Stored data
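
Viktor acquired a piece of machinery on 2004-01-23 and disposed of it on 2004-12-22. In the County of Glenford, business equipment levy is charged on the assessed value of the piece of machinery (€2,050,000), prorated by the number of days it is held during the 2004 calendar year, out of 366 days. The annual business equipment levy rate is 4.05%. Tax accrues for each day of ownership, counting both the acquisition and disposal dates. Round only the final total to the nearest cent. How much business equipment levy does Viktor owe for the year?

Days held (2004-01-23 to 2004-12-22): 335 out of 366
Tax = €2,050,000 × 4.05% × 335/366 = €75,992.8279

€75,992.83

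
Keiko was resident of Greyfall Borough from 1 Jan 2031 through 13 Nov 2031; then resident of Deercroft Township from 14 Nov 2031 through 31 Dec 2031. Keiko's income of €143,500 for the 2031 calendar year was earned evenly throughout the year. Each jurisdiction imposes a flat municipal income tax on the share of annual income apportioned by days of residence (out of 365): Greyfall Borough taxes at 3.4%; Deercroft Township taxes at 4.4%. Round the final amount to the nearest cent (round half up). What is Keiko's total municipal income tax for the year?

Greyfall Borough, 1 Jan – 13 Nov 2031: 317 days → €143,500 × 3.4% × 317/365 = €4,237.3781
Deercroft Township, 14 Nov – 31 Dec 2031: 48 days → €143,500 × 4.4% × 48/365 = €830.3342
Total = €5,067.7123

€5,067.71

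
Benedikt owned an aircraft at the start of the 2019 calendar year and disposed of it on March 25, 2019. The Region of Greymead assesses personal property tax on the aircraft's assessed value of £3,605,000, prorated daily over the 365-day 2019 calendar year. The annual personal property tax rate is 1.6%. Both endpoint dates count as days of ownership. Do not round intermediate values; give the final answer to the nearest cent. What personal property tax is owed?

£13,274.30

Days held (January 1 – March 25, 2019): 84 out of 365
Tax = £3,605,000 × 1.6% × 84/365 = £13,274.3014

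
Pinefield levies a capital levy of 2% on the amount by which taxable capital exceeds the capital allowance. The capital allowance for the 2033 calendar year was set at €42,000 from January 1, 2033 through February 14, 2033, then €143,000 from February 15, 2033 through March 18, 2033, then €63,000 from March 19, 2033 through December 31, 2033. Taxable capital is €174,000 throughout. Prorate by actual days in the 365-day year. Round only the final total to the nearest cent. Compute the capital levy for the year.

€2,131.51

January 1 – February 14, 2033: 45 days, exemption €42,000 → (€174,000 − €42,000) × 2% × 45/365 = €325.4795
February 15 – March 18, 2033: 32 days, exemption €143,000 → (€174,000 − €143,000) × 2% × 32/365 = €54.3562
March 19 – December 31, 2033: 288 days, exemption €63,000 → (€174,000 − €63,000) × 2% × 288/365 = €1,751.6712
Total = €2,131.5068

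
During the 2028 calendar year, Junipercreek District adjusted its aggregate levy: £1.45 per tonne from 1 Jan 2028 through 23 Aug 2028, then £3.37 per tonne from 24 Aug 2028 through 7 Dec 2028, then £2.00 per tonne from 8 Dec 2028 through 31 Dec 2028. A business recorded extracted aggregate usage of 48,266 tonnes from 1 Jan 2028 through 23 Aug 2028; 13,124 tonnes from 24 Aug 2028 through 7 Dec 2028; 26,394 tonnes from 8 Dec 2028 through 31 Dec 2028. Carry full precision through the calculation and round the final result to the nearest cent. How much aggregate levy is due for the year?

1 Jan – 23 Aug 2028: 48,266 tonnes at £1.45/tonne → £69,985.70
24 Aug – 7 Dec 2028: 13,124 tonnes at £3.37/tonne → £44,227.88
8 Dec – 31 Dec 2028: 26,394 tonnes at £2.00/tonne → £52,788.00

£167,001.58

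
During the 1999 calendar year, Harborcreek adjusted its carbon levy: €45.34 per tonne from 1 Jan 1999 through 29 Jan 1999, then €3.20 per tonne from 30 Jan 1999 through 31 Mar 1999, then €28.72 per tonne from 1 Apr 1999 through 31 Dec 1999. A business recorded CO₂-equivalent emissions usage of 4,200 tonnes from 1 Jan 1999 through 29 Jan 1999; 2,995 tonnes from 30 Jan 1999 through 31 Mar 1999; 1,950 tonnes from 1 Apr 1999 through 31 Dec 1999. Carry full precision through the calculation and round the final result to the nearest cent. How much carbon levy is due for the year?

1 Jan – 29 Jan 1999: 4,200 tonnes at €45.34/tonne → €190428.00
30 Jan – 31 Mar 1999: 2,995 tonnes at €3.20/tonne → €9584.00
1 Apr – 31 Dec 1999: 1,950 tonnes at €28.72/tonne → €56004.00

€256016.00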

**Work instructions:** Each record must be transcribed word for word.

**Written reply:**
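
Viktor acquired a piece of machinery on 2004-01-23 and disposed of it on 2004-12-22. In the County of Glenford, business equipment levy is charged on the assessed value of the piece of machinery (€2,050,000), prorated by the number of days it is held during the 2004 calendar year, out of 366 days. The annual business equipment levy rate is 4.05%. Tax accrues for each day of ownership, counting both the acquisition and disposal dates. Round only the final total to the nearest cent. How much business equipment levy does Viktor owe for the year?

Days held (2004-01-23 to 2004-12-22): 335 out of 366
Tax = €2,050,000 × 4.05% × 335/366 = €75,992.8279

€75,992.83

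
Keiko was resident of Greyfall Borough from 1 Jan 2031 through 13 Nov 2031; then resident of Deercroft Township from 14 Nov 2031 through 31 Dec 2031. Keiko's income of €143,500 for the 2031 calendar year was earned evenly throughout the year. Each jurisdiction imposes a flat municipal income tax on the share of annual income apportioned by days of residence (out of 365): Greyfall Borough taxes at 3.4%; Deercroft Township taxes at 4.4%. Round the final amount to the nearest cent (round half up). What is Keiko's total municipal income tax for the year?

Greyfall Borough, 1 Jan – 13 Nov 2031: 317 days → €143,500 × 3.4% × 317/365 = €4,237.3781
Deercroft Township, 14 Nov – 31 Dec 2031: 48 days → €143,500 × 4.4% × 48/365 = €830.3342
Total = €5,067.7123

€5,067.71

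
Benedikt owned an aircraft at the start of the 2019 calendar year and disposed of it on March 25, 2019. The Region of Greymead assesses personal property tax on the aircraft's assessed value of £3,605,000, prorated daily over the 365-day 2019 calendar year. The annual personal property tax rate is 1.6%. Both endpoint dates count as days of ownership. Do not round intermediate values; give the final answer to the nearest cent. What personal property tax is owed?

£13,274.30

Days held (January 1 – March 25, 2019): 84 out of 365
Tax = £3,605,000 × 1.6% × 84/365 = £13,274.3014

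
Pinefield levies a capital levy of 2% on the amount by which taxable capital exceeds the capital allowance. The capital allowance for the 2033 calendar year was set at €42,000 from January 1, 2033 through February 14, 2033, then €143,000 from February 15, 2033 through March 18, 2033, then €63,000 from March 19, 2033 through December 31, 2033. Taxable capital is €174,000 throughout. Prorate by actual days in the 365-day year. Round only the final total to the nearest cent. Compute the capital levy for the year.

€2,131.51

January 1 – February 14, 2033: 45 days, exemption €42,000 → (€174,000 − €42,000) × 2% × 45/365 = €325.4795
February 15 – March 18, 2033: 32 days, exemption €143,000 → (€174,000 − €143,000) × 2% × 32/365 = €54.3562
March 19 – December 31, 2033: 288 days, exemption €63,000 → (€174,000 − €63,000) × 2% × 288/365 = €1,751.6712
Total = €2,131.5068

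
During the 2028 calendar year, Junipercreek District adjusted its aggregate levy: £1.45 per tonne from 1 Jan 2028 through 23 Aug 2028, then £3.37 per tonne from 24 Aug 2028 through 7 Dec 2028, then £2.00 per tonne from 8 Dec 2028 through 31 Dec 2028. A business recorded extracted aggregate usage of 48,266 tonnes from 1 Jan 2028 through 23 Aug 2028; 13,124 tonnes from 24 Aug 2028 through 7 Dec 2028; 26,394 tonnes from 8 Dec 2028 through 31 Dec 2028. Carry full precision through the calculation and round the final result to the nearest cent. How much aggregate levy is due for the year?

1 Jan – 23 Aug 2028: 48,266 tonnes at £1.45/tonne → £69,985.70
24 Aug – 7 Dec 2028: 13,124 tonnes at £3.37/tonne → £44,227.88
8 Dec – 31 Dec 2028: 26,394 tonnes at £2.00/tonne → £52,788.00

£167,001.58

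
During the 1999 calendar year, Harborcreek adjusted its carbon levy: €45.34 per tonne from 1 Jan 1999 through 29 Jan 1999, then €3.20 per tonne from 30 Jan 1999 through 31 Mar 1999, then €28.72 per tonne from 1 Apr 1999 through 31 Dec 1999. A business recorded CO₂-equivalent emissions usage of 4,200 tonnes from 1 Jan 1999 through 29 Jan 1999; 2,995 tonnes from 30 Jan 1999 through 31 Mar 1999; 1,950 tonnes from 1 Apr 1999 through 31 Dec 1999. Carry full precision through the calculation and round the final result to the nearest cent. How much carbon levy is due for the year?

1 Jan – 29 Jan 1999: 4,200 tonnes at €45.34/tonne → €190428.00
30 Jan – 31 Mar 1999: 2,995 tonnes at €3.20/tonne → €9584.00
1 Apr – 31 Dec 1999: 1,950 tonnes at €28.72/tonne → €56004.00

€256016.00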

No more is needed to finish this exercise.